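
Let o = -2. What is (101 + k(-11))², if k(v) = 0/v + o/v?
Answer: 1238769/121 ≈ 10238.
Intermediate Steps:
k(v) = -2/v (k(v) = 0/v - 2/v = 0 - 2/v = -2/v)
(101 + k(-11))² = (101 - 2/(-11))² = (101 - 2*(-1/11))² = (101 + 2/11)² = (1113/11)² = 1238769/121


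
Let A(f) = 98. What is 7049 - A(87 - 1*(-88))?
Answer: 6951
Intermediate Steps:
7049 - A(87 - 1*(-88)) = 7049 - 1*98 = 7049 - 98 = 6951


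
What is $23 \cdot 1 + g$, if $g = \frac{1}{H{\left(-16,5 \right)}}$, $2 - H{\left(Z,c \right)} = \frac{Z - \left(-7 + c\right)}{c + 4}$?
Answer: $\frac{745}{32} \approx 23.281$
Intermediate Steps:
$H{\left(Z,c \right)} = 2 - \frac{7 + Z - c}{4 + c}$ ($H{\left(Z,c \right)} = 2 - \frac{Z - \left(-7 + c\right)}{c + 4} = 2 - \frac{7 + Z - c}{4 + c}$)
$g = \frac{9}{32}$ ($g = \frac{1}{\frac{1}{4 + 5} \left(1 - -16 + 3 \cdot 5\right)} = \frac{1}{\frac{1}{9} \left(1 + 16 + 15\right)} = \frac{1}{\frac{1}{9} \cdot 32} = \frac{1}{\frac{32}{9}} = \frac{9}{32} \approx 0.28125$)
$23 \cdot 1 + g = 23 \cdot 1 + \frac{9}{32} = 23 + \frac{9}{32} = \frac{745}{32}$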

▬▬▬

What to work on
Go through the data and copy each line exactly as it was written.

Response to the task
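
Let o = -2. What is (101 + k(-11))², if k(v) = 0/v + o/v?
Answer: 1238769/121 ≈ 10238.
Intermediate Steps:
k(v) = -2/v (k(v) = 0/v - 2/v = 0 - 2/v = -2/v)
(101 + k(-11))² = (101 - 2/(-11))² = (101 - 2*(-1/11))² = (101 + 2/11)² = (1113/11)² = 1238769/121


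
Let A(f) = 98. What is 7049 - A(87 - 1*(-88))?
Answer: 6951
Intermediate Steps:
7049 - A(87 - 1*(-88)) = 7049 - 1*98 = 7049 - 98 = 6951


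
What is $23 \cdot 1 + g$, if $g = \frac{1}{H{\left(-16,5 \right)}}$, $2 - H{\left(Z,c \right)} = \frac{Z - \left(-7 + c\right)}{c + 4}$?
Answer: $\frac{745}{32} \approx 23.281$
Intermediate Steps:
$H{\left(Z,c \right)} = 2 - \frac{7 + Z - c}{4 + c}$ ($H{\left(Z,c \right)} = 2 - \frac{Z - \left(-7 + c\right)}{c + 4} = 2 - \frac{7 + Z - c}{4 + c}$)
$g = \frac{9}{32}$ ($g = \frac{1}{\frac{1}{4 + 5} \left(1 - -16 + 3 \cdot 5\right)} = \frac{1}{\frac{1}{9} \left(1 + 16 + 15\right)} = \frac{1}{\frac{1}{9} \cdot 32} = \frac{1}{\frac{32}{9}} = \frac{9}{32} \approx 0.28125$)
$23 \cdot 1 + g = 23 \cdot 1 + \frac{9}{32} = 23 + \frac{9}{32} = \frac{745}{32}$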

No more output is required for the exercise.